EXERCISE AIM
Reproduce all the material verbatim, down to the last line.

THE INPUT
********************
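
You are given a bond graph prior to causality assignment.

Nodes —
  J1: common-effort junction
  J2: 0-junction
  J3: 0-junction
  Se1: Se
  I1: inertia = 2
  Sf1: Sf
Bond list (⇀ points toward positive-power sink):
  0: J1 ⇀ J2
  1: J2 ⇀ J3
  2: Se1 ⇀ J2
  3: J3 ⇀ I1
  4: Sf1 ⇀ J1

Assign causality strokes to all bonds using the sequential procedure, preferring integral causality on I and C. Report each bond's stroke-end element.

β2 stroke at J2  (Se1 (Se) sets effort on bond)
β4 stroke at Sf1  (Sf1: flow source, stroke at near end)
β0 stroke at J1  (closing 0-jn rule on J1)
β1 stroke at J3  (common-e at J2 fixed by 2)
β3 stroke at I1  (0-jn J3 has e-setter on 1)

bond 0 stroke→J1
bond 1 stroke→J3
bond 2 stroke→J2
bond 3 stroke→I1
bond 4 stroke→Sf1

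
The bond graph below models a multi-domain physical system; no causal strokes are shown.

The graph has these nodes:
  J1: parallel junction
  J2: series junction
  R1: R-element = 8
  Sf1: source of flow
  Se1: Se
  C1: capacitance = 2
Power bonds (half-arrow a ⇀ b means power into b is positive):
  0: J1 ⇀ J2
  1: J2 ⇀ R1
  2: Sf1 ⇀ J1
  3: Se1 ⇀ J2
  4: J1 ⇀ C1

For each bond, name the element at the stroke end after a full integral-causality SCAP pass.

β0 stroke at J2
β1 stroke at R1
β2 stroke at Sf1
β3 stroke at J2
β4 stroke at J1

β2 →Sf1  (source Sf1 imposes f)
β3 →J2  (Se1: effort source, stroke at far end)
β4 →J1  (C1 outputs effort q/C1)
β0 →J2  (0-jn J1 has e-setter on 4)
β1 →R1  (J2: last free bond brings flow in)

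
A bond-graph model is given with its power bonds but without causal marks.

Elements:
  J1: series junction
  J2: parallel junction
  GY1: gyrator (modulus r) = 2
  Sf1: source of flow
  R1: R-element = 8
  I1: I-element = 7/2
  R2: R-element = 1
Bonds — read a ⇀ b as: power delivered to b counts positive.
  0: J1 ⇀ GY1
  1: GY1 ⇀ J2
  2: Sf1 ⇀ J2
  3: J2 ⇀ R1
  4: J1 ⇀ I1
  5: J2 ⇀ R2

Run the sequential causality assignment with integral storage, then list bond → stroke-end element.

b0 →J1
b1 →J2
b2 →Sf1
b3 →R1
b4 →I1
b5 →R2

β2 stroke→Sf1  (Sf1 (Sf) sets flow on bond)
β4 stroke→I1  (prefer integral on I1)
β0 stroke→J1  (common-f at J1 fixed by 4)
β1 stroke→J2  (GY1 both-in/both-out from 0)
β3 stroke→R1  (0-jn J2 has e-setter on 1)
β5 stroke→R2  (J2 effort already set via bond 1)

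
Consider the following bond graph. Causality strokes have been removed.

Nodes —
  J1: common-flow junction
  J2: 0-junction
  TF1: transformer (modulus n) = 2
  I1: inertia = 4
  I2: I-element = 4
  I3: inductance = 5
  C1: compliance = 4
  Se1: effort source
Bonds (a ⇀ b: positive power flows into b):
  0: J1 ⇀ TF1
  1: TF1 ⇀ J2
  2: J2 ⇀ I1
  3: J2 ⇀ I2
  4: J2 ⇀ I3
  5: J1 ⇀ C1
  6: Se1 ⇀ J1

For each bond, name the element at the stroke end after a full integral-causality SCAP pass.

#6 |J1  (Se1: effort source, stroke at far end)
#2 |I1  (I1 integral (f out))
#3 |I2  (I2 integral (f out))
#4 |I3  (prefer integral on I3)
#1 |J2  (closing 0-jn rule on J2)
#0 |TF1  (TF TF1: opposite of bond 1)
#5 |J1  (J1: bond 0 brought flow, rest push out)

bond 0 |TF1
bond 1 |J2
bond 2 |I1
bond 3 |I2
bond 4 |I3
bond 5 |J1
bond 6 |J1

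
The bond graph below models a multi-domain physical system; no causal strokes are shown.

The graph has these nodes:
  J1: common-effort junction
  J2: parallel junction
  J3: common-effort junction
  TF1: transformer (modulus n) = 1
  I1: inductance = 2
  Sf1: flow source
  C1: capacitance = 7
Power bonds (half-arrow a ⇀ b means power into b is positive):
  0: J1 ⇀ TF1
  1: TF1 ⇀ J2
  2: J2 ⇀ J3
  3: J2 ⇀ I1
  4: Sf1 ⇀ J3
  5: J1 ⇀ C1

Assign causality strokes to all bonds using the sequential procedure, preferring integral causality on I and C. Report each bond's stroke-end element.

b4 →Sf1  (Sf1 fixes flow; stroke at Sf1)
b2 →J3  (closing 0-jn rule on J3)
b3 →I1  (I1 outputs flow p/I1)
b1 →J2  (only one effort-in slot at J2)
b0 →TF1  (TF1 one-in-one-out from 1)
b5 →J1  (J1: last free bond brings effort in)

bond 0 stroke→TF1
bond 1 stroke→J2
bond 2 stroke→J3
bond 3 stroke→I1
bond 4 stroke→Sf1
bond 5 stroke→J1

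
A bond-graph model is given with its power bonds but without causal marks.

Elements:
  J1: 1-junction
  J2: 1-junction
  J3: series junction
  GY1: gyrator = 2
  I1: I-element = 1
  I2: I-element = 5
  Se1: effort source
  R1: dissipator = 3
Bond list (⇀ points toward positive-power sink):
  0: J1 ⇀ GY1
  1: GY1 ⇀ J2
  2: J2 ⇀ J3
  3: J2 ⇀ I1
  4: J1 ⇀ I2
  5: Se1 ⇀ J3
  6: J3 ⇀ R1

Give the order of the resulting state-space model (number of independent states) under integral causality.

2  (I1, I2 all integral)

β5 stroke at J3  (Se1 (Se) sets effort on bond)
β3 stroke at I1  (I1 outputs flow p/I1)
β1 stroke at J2  (common-f at J2 fixed by 3)
β2 stroke at J2  (1-jn J2 has f-setter on 3)
β6 stroke at J3  (J3: bond 2 brought flow, rest push out)
β0 stroke at J1  (GY1 both-in/both-out from 1)
β4 stroke at I2  (closing 1-jn rule on J1)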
********************
TASK SOLUTION
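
You are given a bond graph prior to causality assignment.

Nodes —
  J1: common-effort junction
  J2: 0-junction
  J3: 0-junction
  Se1: Se
  I1: inertia = 2
  Sf1: Sf
Bond list (⇀ points toward positive-power sink):
  0: J1 ⇀ J2
  1: J2 ⇀ J3
  2: Se1 ⇀ J2
  3: J3 ⇀ I1
  4: Sf1 ⇀ J1

Assign causality strokes to all bonds using the sequential procedure, preferring integral causality on I and C. Report each bond's stroke-end element.

β2 stroke at J2  (Se1 (Se) sets effort on bond)
β4 stroke at Sf1  (Sf1: flow source, stroke at near end)
β0 stroke at J1  (closing 0-jn rule on J1)
β1 stroke at J3  (common-e at J2 fixed by 2)
β3 stroke at I1  (0-jn J3 has e-setter on 1)

bond 0 stroke→J1
bond 1 stroke→J3
bond 2 stroke→J2
bond 3 stroke→I1
bond 4 stroke→Sf1

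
The bond graph below models a multi-domain physical system; no causal strokes are shown.

The graph has these nodes:
  J1: parallel junction
  J2: series junction
  R1: R-element = 8
  Sf1: source of flow
  Se1: Se
  C1: capacitance = 2
Power bonds (half-arrow a ⇀ b means power into b is positive):
  0: J1 ⇀ J2
  1: J2 ⇀ R1
  2: Sf1 ⇀ J1
  3: Se1 ⇀ J2
  4: J1 ⇀ C1

For each bond, name the element at the stroke end after a full integral-causality SCAP pass.

β0 stroke at J2
β1 stroke at R1
β2 stroke at Sf1
β3 stroke at J2
β4 stroke at J1

β2 →Sf1  (source Sf1 imposes f)
β3 →J2  (Se1: effort source, stroke at far end)
β4 →J1  (C1 outputs effort q/C1)
β0 →J2  (0-jn J1 has e-setter on 4)
β1 →R1  (J2: last free bond brings flow in)

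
A bond-graph model is given with its power bonds but without causal marks.

Elements:
  J1: series junction
  J2: parallel junction
  GY1: gyrator (modulus r) = 2
  Sf1: source of flow
  R1: R-element = 8
  I1: I-element = 7/2
  R2: R-element = 1
Bonds — read a ⇀ b as: power delivered to b counts positive.
  0: J1 ⇀ GY1
  1: GY1 ⇀ J2
  2: Sf1 ⇀ J2
  3: J2 ⇀ R1
  4: J1 ⇀ I1
  5: J2 ⇀ R2

Run the sequential causality assignment with integral storage, then list bond → stroke-end element.

b0 →J1
b1 →J2
b2 →Sf1
b3 →R1
b4 →I1
b5 →R2

β2 stroke→Sf1  (Sf1 (Sf) sets flow on bond)
β4 stroke→I1  (prefer integral on I1)
β0 stroke→J1  (common-f at J1 fixed by 4)
β1 stroke→J2  (GY1 both-in/both-out from 0)
β3 stroke→R1  (0-jn J2 has e-setter on 1)
β5 stroke→R2  (J2 effort already set via bond 1)

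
Consider the following bond graph. Causality strokes have been removed.

Nodes —
  J1: common-flow junction
  J2: 0-junction
  TF1: transformer (modulus n) = 2
  I1: inertia = 4
  I2: I-element = 4
  I3: inductance = 5
  C1: compliance = 4
  Se1: effort source
Bonds (a ⇀ b: positive power flows into b):
  0: J1 ⇀ TF1
  1: TF1 ⇀ J2
  2: J2 ⇀ I1
  3: J2 ⇀ I2
  4: J2 ⇀ I3
  5: J1 ⇀ C1
  6: Se1 ⇀ J1

For each bond, name the element at the stroke end after a full integral-causality SCAP pass.

#6 |J1  (Se1: effort source, stroke at far end)
#2 |I1  (I1 integral (f out))
#3 |I2  (I2 integral (f out))
#4 |I3  (prefer integral on I3)
#1 |J2  (closing 0-jn rule on J2)
#0 |TF1  (TF TF1: opposite of bond 1)
#5 |J1  (J1: bond 0 brought flow, rest push out)

bond 0 |TF1
bond 1 |J2
bond 2 |I1
bond 3 |I2
bond 4 |I3
bond 5 |J1
bond 6 |J1

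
The bond graph below models a multi-domain physical system; no causal strokes are shown.

The graph has these nodes:
  J1: common-effort junction
  J2: parallel junction
  J3: common-effort junction
  TF1: transformer (modulus n) = 1
  I1: inductance = 2
  Sf1: flow source
  C1: capacitance = 7
Power bonds (half-arrow a ⇀ b means power into b is positive):
  0: J1 ⇀ TF1
  1: TF1 ⇀ J2
  2: J2 ⇀ J3
  3: J2 ⇀ I1
  4: Sf1 ⇀ J3
  5: J1 ⇀ C1

Assign causality strokes to all bonds using the sequential procedure, preferring integral causality on I and C. Report each bond's stroke-end element.

b4 →Sf1  (Sf1 fixes flow; stroke at Sf1)
b2 →J3  (closing 0-jn rule on J3)
b3 →I1  (I1 outputs flow p/I1)
b1 →J2  (only one effort-in slot at J2)
b0 →TF1  (TF1 one-in-one-out from 1)
b5 →J1  (J1: last free bond brings effort in)

bond 0 stroke→TF1
bond 1 stroke→J2
bond 2 stroke→J3
bond 3 stroke→I1
bond 4 stroke→Sf1
bond 5 stroke→J1

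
A bond-graph model is given with its power bonds but without causal marks.

Elements:
  J1: 1-junction
  J2: 1-junction
  J3: series junction
  GY1: gyrator = 2
  I1: I-element = 1
  I2: I-element = 5
  Se1: effort source
  R1: dissipator = 3
Bond list (⇀ points toward positive-power sink):
  0: J1 ⇀ GY1
  1: GY1 ⇀ J2
  2: J2 ⇀ J3
  3: J2 ⇀ I1
  4: J1 ⇀ I2
  5: Se1 ⇀ J3
  6: J3 ⇀ R1

Give the order of the resulting state-space model (number of independent states) under integral causality.

2  (I1, I2 all integral)

β5 stroke at J3  (Se1 (Se) sets effort on bond)
β3 stroke at I1  (I1 outputs flow p/I1)
β1 stroke at J2  (common-f at J2 fixed by 3)
β2 stroke at J2  (1-jn J2 has f-setter on 3)
β6 stroke at J3  (J3: bond 2 brought flow, rest push out)
β0 stroke at J1  (GY1 both-in/both-out from 1)
β4 stroke at I2  (closing 1-jn rule on J1)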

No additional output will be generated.